(Dataset records)
▽

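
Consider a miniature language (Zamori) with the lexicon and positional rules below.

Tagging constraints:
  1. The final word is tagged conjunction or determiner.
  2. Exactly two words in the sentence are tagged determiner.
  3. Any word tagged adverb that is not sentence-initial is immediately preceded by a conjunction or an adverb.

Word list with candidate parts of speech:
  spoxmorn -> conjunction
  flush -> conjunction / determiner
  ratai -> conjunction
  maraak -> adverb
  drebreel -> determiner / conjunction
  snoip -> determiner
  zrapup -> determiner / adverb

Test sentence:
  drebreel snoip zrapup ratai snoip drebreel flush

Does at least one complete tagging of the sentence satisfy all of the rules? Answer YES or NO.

NO

Candidates per position — 1:drebreel {determiner,conjunction}; 2:snoip {determiner}; 3:zrapup {determiner,adverb}; 4:ratai {conjunction}; 5:snoip {determiner}; 6:drebreel {determiner,conjunction}; 7:flush {conjunction,determiner}.
Every candidate sequence violates at least one rule; no consistent tagging exists.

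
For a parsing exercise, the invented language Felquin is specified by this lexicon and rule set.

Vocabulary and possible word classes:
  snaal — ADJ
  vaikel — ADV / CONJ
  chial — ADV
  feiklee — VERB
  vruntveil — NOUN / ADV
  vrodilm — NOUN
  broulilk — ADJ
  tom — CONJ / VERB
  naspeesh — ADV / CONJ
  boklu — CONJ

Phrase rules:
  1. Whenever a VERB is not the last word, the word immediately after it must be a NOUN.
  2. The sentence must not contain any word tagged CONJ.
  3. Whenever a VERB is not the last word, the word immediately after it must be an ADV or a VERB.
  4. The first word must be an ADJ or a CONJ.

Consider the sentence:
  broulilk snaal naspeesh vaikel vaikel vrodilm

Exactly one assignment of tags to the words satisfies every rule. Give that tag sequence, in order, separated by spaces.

ADJ ADJ ADV ADV ADV NOUN

Candidates per position — 1:broulilk {ADJ}; 2:snaal {ADJ}; 3:naspeesh {ADV,CONJ}; 4:vaikel {ADV,CONJ}; 5:vaikel {ADV,CONJ}; 6:vrodilm {NOUN}.
If word 3 were CONJ, no tagging could satisfy rule 2; so word 3 is ADV.
If word 4 were CONJ, no tagging could satisfy rule 2; so word 4 is ADV.
If word 5 were CONJ, no tagging could satisfy rule 2; so word 5 is ADV.
So the tagging must be: ADJ ADJ ADV ADV ADV NOUN.
Verifying each rule — rule 1 ok; rule 2 ok; rule 3 ok; rule 4 ok.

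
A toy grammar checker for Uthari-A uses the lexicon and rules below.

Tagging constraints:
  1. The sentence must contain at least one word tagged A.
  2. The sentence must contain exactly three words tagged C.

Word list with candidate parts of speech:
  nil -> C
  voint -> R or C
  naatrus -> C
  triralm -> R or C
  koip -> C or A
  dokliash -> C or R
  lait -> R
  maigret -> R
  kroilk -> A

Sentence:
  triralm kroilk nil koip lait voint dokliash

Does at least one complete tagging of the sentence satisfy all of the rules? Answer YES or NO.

Candidates per position — 1:triralm {R,C}; 2:kroilk {A}; 3:nil {C}; 4:koip {C,A}; 5:lait {R}; 6:voint {R,C}; 7:dokliash {C,R}.
One satisfying assignment: R A C C R C R.
Rule-by-rule: rule 1 ✓; rule 2 ✓.

YES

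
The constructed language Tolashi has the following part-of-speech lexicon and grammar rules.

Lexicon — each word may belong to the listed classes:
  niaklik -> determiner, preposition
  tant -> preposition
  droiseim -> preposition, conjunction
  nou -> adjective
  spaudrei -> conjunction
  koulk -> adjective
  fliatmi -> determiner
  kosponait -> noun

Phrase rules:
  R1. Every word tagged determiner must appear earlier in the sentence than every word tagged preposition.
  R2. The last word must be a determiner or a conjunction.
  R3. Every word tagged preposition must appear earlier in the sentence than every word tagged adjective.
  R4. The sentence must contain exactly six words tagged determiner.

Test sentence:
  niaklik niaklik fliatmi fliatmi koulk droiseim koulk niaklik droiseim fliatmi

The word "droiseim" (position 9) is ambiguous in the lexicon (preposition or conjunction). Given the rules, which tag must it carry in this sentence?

Candidates per position — 1:niaklik {determiner,preposition}; 2:niaklik {determiner,preposition}; 3:fliatmi {determiner}; 4:fliatmi {determiner}; 5:koulk {adjective}; 6:droiseim {preposition,conjunction}; 7:koulk {adjective}; 8:niaklik {determiner,preposition}; 9:droiseim {preposition,conjunction}; 10:fliatmi {determiner}.
Word 1 cannot be preposition — rule 1 would then fail for every completion. It is determiner.
Word 2 cannot be preposition — rule 1 would then fail for every completion. It is determiner.
Word 6 cannot be preposition — rule 1 would then fail for every completion. It is conjunction.
Word 8 cannot be preposition — rule 1 would then fail for every completion. It is determiner.
Word 9 cannot be preposition — rule 1 would then fail for every completion. It is conjunction.
The unique satisfying tagging is: determiner determiner determiner determiner adjective conjunction adjective determiner conjunction determiner.
Rule-by-rule: rule 1 ok; rule 2 ok; rule 3 ok; rule 4 ok.

conjunction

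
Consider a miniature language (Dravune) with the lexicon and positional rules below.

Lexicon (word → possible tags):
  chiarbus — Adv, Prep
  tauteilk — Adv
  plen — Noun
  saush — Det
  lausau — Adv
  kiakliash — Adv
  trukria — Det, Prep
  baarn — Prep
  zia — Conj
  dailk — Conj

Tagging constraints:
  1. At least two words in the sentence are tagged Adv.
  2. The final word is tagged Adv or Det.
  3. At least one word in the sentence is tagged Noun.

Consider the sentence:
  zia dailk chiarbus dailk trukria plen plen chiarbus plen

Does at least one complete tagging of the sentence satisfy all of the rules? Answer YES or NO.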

△

What you are asked to do |
The lines above that hold the word "plen" should be found and copied out.

Result |
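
  plen — Noun
  zia dailk chiarbus dailk trukria plen plen chiarbus plen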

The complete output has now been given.